◆ TASK STATEMENT
Below are some records. Pull every line that contains the word "transactions".

(Stored dataset items)
╭──

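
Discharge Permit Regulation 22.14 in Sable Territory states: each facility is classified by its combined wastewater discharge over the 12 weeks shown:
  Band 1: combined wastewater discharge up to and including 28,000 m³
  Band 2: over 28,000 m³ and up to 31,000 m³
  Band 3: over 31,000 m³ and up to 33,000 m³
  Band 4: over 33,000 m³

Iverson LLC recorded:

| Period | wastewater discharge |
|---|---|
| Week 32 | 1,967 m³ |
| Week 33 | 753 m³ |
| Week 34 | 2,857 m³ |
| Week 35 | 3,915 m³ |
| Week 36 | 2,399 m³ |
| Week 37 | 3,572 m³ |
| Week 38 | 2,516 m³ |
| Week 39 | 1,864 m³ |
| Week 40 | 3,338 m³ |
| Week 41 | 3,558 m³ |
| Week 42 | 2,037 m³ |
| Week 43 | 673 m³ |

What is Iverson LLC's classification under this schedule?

Combined wastewater discharge: 1,967 m³ + 753 m³ + 2,857 m³ + 3,915 m³ + 2,399 m³ + 3,572 m³ + 2,516 m³ + 1,864 m³ + 3,338 m³ + 3,558 m³ + 2,037 m³ + 673 m³ = 29,449 m³.
28,000 m³ < 29,449 m³ ≤ 31,000 m³, so Band 2 applies.

Band 2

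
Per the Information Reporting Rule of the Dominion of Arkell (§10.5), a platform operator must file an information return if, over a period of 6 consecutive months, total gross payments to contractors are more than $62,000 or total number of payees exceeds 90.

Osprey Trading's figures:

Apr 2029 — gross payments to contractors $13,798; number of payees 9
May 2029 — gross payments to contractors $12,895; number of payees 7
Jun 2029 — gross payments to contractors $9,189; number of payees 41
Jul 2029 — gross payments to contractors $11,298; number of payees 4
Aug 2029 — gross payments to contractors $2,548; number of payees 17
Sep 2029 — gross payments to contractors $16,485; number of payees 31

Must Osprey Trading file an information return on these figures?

Yes

Total gross payments to contractors: $13,798 + $12,895 + $9,189 + $11,298 + $2,548 + $16,485 = $66,213 (> $62,000).
Total number of payees: 9 + 7 + 41 + 4 + 17 + 31 = 109 (> 90).
The test is 'or': at least one threshold is exceeded.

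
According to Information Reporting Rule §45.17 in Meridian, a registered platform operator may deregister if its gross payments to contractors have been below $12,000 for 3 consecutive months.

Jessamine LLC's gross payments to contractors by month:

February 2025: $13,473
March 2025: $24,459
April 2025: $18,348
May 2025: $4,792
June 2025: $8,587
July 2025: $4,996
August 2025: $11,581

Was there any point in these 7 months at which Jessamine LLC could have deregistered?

Yes

Months below $12,000: May 2025, June 2025, July 2025, August 2025.
Longest run of consecutive months below the threshold: 4.
4 ≥ 3, so Jessamine LLC became eligible.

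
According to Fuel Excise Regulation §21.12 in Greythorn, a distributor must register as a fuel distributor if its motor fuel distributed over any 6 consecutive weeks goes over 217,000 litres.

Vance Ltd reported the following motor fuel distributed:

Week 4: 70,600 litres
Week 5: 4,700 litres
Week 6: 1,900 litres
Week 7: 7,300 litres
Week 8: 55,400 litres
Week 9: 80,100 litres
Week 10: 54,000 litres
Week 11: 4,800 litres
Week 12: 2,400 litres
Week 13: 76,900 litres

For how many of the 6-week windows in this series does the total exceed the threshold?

2

Week 4–Week 9: 70,600 litres + 4,700 litres + 1,900 litres + 7,300 litres + 55,400 litres + 80,100 litres = 220,000 litres (over)
Week 5–Week 10: 4,700 litres + 1,900 litres + 7,300 litres + 55,400 litres + 80,100 litres + 54,000 litres = 203,400 litres (under)
Week 6–Week 11: 1,900 litres + 7,300 litres + 55,400 litres + 80,100 litres + 54,000 litres + 4,800 litres = 203,500 litres (under)
Week 7–Week 12: 7,300 litres + 55,400 litres + 80,100 litres + 54,000 litres + 4,800 litres + 2,400 litres = 204,000 litres (under)
Week 8–Week 13: 55,400 litres + 80,100 litres + 54,000 litres + 4,800 litres + 2,400 litres + 76,900 litres = 273,600 litres (over)
2 windows exceed the threshold.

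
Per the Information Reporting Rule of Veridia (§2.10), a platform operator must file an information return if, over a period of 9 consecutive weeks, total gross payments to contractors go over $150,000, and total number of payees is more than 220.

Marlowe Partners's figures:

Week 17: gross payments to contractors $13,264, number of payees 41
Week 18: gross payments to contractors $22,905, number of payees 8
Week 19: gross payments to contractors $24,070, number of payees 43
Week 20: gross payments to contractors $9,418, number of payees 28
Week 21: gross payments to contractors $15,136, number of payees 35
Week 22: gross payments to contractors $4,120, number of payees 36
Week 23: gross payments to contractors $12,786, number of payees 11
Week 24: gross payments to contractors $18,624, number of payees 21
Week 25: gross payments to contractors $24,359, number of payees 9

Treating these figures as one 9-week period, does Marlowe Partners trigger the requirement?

No

Total gross payments to contractors: $13,264 + $22,905 + $24,070 + $9,418 + $15,136 + $4,120 + $12,786 + $18,624 + $24,359 = $144,682 (≤ $150,000).
Total number of payees: 41 + 8 + 43 + 28 + 35 + 36 + 11 + 21 + 9 = 232 (> 220).
The test is 'and': the rule requires both, and at least one is not exceeded.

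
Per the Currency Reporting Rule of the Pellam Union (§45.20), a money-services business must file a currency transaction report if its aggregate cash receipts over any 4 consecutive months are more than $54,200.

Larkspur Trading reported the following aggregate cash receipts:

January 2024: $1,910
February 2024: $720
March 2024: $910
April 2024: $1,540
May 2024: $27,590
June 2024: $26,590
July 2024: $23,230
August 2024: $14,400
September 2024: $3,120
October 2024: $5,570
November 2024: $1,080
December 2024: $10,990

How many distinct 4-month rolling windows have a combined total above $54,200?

January 2024–April 2024: $1,910 + $720 + $910 + $1,540 = $5,080 (under)
February 2024–May 2024: $720 + $910 + $1,540 + $27,590 = $30,760 (under)
March 2024–June 2024: $910 + $1,540 + $27,590 + $26,590 = $56,630 (over)
April 2024–July 2024: $1,540 + $27,590 + $26,590 + $23,230 = $78,950 (over)
May 2024–August 2024: $27,590 + $26,590 + $23,230 + $14,400 = $91,810 (over)
June 2024–September 2024: $26,590 + $23,230 + $14,400 + $3,120 = $67,340 (over)
July 2024–October 2024: $23,230 + $14,400 + $3,120 + $5,570 = $46,320 (under)
August 2024–November 2024: $14,400 + $3,120 + $5,570 + $1,080 = $24,170 (under)
September 2024–December 2024: $3,120 + $5,570 + $1,080 + $10,990 = $20,760 (under)
4 windows exceed the threshold.

4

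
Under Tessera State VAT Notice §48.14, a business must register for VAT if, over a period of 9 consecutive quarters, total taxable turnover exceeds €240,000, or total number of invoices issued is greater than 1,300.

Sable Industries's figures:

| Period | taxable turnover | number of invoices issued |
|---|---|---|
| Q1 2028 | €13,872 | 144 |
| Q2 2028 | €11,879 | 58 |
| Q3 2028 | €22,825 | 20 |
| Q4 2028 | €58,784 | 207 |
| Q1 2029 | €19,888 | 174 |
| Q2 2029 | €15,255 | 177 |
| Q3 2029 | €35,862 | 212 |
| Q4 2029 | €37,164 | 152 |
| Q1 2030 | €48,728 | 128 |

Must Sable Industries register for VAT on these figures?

Yes

Total taxable turnover: €13,872 + €11,879 + €22,825 + €58,784 + €19,888 + €15,255 + €35,862 + €37,164 + €48,728 = €264,257 (> €240,000).
Total number of invoices issued: 144 + 58 + 20 + 207 + 174 + 177 + 212 + 152 + 128 = 1,272 (≤ 1,300).
The test is 'or': at least one threshold is exceeded.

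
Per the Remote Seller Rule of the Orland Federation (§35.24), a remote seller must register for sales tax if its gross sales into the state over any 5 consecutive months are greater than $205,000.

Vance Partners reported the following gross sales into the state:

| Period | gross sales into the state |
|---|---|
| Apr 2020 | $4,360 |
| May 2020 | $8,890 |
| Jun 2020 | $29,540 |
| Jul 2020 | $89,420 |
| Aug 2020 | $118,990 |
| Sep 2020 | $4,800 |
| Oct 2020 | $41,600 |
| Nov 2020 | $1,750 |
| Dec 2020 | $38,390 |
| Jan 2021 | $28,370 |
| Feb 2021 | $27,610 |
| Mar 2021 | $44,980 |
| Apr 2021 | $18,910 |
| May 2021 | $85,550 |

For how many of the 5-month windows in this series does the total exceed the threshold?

Apr 2020–Aug 2020: $4,360 + $8,890 + $29,540 + $89,420 + $118,990 = $251,200 (over)
May 2020–Sep 2020: $8,890 + $29,540 + $89,420 + $118,990 + $4,800 = $251,640 (over)
Jun 2020–Oct 2020: $29,540 + $89,420 + $118,990 + $4,800 + $41,600 = $284,350 (over)
Jul 2020–Nov 2020: $89,420 + $118,990 + $4,800 + $41,600 + $1,750 = $256,560 (over)
Aug 2020–Dec 2020: $118,990 + $4,800 + $41,600 + $1,750 + $38,390 = $205,530 (over)
Sep 2020–Jan 2021: $4,800 + $41,600 + $1,750 + $38,390 + $28,370 = $114,910 (under)
Oct 2020–Feb 2021: $41,600 + $1,750 + $38,390 + $28,370 + $27,610 = $137,720 (under)
Nov 2020–Mar 2021: $1,750 + $38,390 + $28,370 + $27,610 + $44,980 = $141,100 (under)
Dec 2020–Apr 2021: $38,390 + $28,370 + $27,610 + $44,980 + $18,910 = $158,260 (under)
Jan 2021–May 2021: $28,370 + $27,610 + $44,980 + $18,910 + $85,550 = $205,420 (over)
6 windows exceed the threshold.

6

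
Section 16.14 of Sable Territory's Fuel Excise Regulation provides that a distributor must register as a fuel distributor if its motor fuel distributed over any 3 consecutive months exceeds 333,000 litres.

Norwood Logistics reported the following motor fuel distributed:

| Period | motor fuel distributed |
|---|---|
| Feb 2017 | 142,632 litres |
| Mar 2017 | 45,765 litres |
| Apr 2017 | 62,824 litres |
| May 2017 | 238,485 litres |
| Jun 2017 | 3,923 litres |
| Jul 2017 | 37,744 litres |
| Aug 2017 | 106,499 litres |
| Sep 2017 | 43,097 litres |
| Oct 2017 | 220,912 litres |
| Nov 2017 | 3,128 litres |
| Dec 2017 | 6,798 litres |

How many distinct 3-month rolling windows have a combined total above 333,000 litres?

Feb 2017–Apr 2017: 142,632 litres + 45,765 litres + 62,824 litres = 251,221 litres (under)
Mar 2017–May 2017: 45,765 litres + 62,824 litres + 238,485 litres = 347,074 litres (over)
Apr 2017–Jun 2017: 62,824 litres + 238,485 litres + 3,923 litres = 305,232 litres (under)
May 2017–Jul 2017: 238,485 litres + 3,923 litres + 37,744 litres = 280,152 litres (under)
Jun 2017–Aug 2017: 3,923 litres + 37,744 litres + 106,499 litres = 148,166 litres (under)
Jul 2017–Sep 2017: 37,744 litres + 106,499 litres + 43,097 litres = 187,340 litres (under)
Aug 2017–Oct 2017: 106,499 litres + 43,097 litres + 220,912 litres = 370,508 litres (over)
Sep 2017–Nov 2017: 43,097 litres + 220,912 litres + 3,128 litres = 267,137 litres (under)
Oct 2017–Dec 2017: 220,912 litres + 3,128 litres + 6,798 litres = 230,838 litres (under)
2 windows exceed the threshold.

2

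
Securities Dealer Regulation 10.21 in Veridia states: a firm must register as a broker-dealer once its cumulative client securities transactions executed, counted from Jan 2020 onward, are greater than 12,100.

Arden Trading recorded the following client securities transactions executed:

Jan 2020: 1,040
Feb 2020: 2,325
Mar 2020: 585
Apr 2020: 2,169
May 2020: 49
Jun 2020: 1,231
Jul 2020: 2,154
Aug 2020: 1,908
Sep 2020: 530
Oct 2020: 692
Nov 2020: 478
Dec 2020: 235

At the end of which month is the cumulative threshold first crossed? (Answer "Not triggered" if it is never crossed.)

Through Jan 2020: 1,040
Through Feb 2020: 3,365
Through Mar 2020: 3,950
Through Apr 2020: 6,119
Through May 2020: 6,168
Through Jun 2020: 7,399
Through Jul 2020: 9,553
Through Aug 2020: 11,461
Through Sep 2020: 11,991
Through Oct 2020: 12,683 ← exceeds threshold

Oct 2020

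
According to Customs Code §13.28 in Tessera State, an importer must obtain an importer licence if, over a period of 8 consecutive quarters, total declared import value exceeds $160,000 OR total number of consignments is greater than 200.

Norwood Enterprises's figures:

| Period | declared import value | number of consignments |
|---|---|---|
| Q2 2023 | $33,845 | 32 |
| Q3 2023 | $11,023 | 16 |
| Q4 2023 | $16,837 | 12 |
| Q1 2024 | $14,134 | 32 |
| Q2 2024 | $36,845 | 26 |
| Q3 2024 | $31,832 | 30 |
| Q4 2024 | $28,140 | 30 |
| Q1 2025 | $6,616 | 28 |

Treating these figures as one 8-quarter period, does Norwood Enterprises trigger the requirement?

Yes

Total declared import value: $33,845 + $11,023 + $16,837 + $14,134 + $36,845 + $31,832 + $28,140 + $6,616 = $179,272 (> $160,000).
Total number of consignments: 32 + 16 + 12 + 32 + 26 + 30 + 30 + 28 = 206 (> 200).
The test is 'or': at least one threshold is exceeded.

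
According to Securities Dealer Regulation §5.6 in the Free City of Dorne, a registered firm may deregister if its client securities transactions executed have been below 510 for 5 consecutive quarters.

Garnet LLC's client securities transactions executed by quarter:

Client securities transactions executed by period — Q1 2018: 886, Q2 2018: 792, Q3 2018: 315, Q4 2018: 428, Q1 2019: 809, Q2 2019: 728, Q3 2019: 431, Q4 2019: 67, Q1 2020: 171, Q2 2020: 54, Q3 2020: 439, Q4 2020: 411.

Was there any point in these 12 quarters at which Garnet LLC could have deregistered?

Yes

Quarters below 510: Q3 2018, Q4 2018, Q3 2019, Q4 2019, Q1 2020, Q2 2020, Q3 2020, Q4 2020.
Longest run of consecutive quarters below the threshold: 6.
6 ≥ 5, so Garnet LLC became eligible.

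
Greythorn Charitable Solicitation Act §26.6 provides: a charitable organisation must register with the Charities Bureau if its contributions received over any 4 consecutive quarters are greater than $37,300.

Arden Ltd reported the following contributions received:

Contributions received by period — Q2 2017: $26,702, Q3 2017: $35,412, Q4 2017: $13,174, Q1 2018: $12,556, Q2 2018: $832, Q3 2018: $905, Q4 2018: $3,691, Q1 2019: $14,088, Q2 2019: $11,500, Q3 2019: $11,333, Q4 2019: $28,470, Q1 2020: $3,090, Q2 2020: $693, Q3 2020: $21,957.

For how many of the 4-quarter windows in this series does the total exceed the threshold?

Q2 2017–Q1 2018: $26,702 + $35,412 + $13,174 + $12,556 = $87,844 (over)
Q3 2017–Q2 2018: $35,412 + $13,174 + $12,556 + $832 = $61,974 (over)
Q4 2017–Q3 2018: $13,174 + $12,556 + $832 + $905 = $27,467 (under)
Q1 2018–Q4 2018: $12,556 + $832 + $905 + $3,691 = $17,984 (under)
Q2 2018–Q1 2019: $832 + $905 + $3,691 + $14,088 = $19,516 (under)
Q3 2018–Q2 2019: $905 + $3,691 + $14,088 + $11,500 = $30,184 (under)
Q4 2018–Q3 2019: $3,691 + $14,088 + $11,500 + $11,333 = $40,612 (over)
Q1 2019–Q4 2019: $14,088 + $11,500 + $11,333 + $28,470 = $65,391 (over)
Q2 2019–Q1 2020: $11,500 + $11,333 + $28,470 + $3,090 = $54,393 (over)
Q3 2019–Q2 2020: $11,333 + $28,470 + $3,090 + $693 = $43,586 (over)
Q4 2019–Q3 2020: $28,470 + $3,090 + $693 + $21,957 = $54,210 (over)
7 windows exceed the threshold.

7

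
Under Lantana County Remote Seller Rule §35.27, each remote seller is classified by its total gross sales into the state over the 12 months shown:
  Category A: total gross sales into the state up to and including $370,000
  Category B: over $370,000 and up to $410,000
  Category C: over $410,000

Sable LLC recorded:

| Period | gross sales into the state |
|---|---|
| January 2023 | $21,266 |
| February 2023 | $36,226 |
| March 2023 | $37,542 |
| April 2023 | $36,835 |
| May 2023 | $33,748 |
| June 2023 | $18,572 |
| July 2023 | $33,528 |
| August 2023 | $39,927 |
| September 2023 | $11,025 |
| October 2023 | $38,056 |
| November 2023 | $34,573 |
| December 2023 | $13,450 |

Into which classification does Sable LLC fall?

Category A

Total gross sales into the state: $21,266 + $36,226 + $37,542 + $36,835 + $33,748 + $18,572 + $33,528 + $39,927 + $11,025 + $38,056 + $34,573 + $13,450 = $354,748.
$354,748 ≤ $370,000, so Category A applies.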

╰──

◆ YOUR SOLUTION
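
Securities Dealer Regulation 10.21 in Veridia states: a firm must register as a broker-dealer once its cumulative client securities transactions executed, counted from Jan 2020 onward, are greater than 12,100.
Arden Trading recorded the following client securities transactions executed:
According to Securities Dealer Regulation §5.6 in the Free City of Dorne, a registered firm may deregister if its client securities transactions executed have been below 510 for 5 consecutive quarters.
Garnet LLC's client securities transactions executed by quarter:
Client securities transactions executed by period — Q1 2018: 886, Q2 2018: 792, Q3 2018: 315, Q4 2018: 428, Q1 2019: 809, Q2 2019: 728, Q3 2019: 431, Q4 2019: 67, Q1 2020: 171, Q2 2020: 54, Q3 2020: 439, Q4 2020: 411.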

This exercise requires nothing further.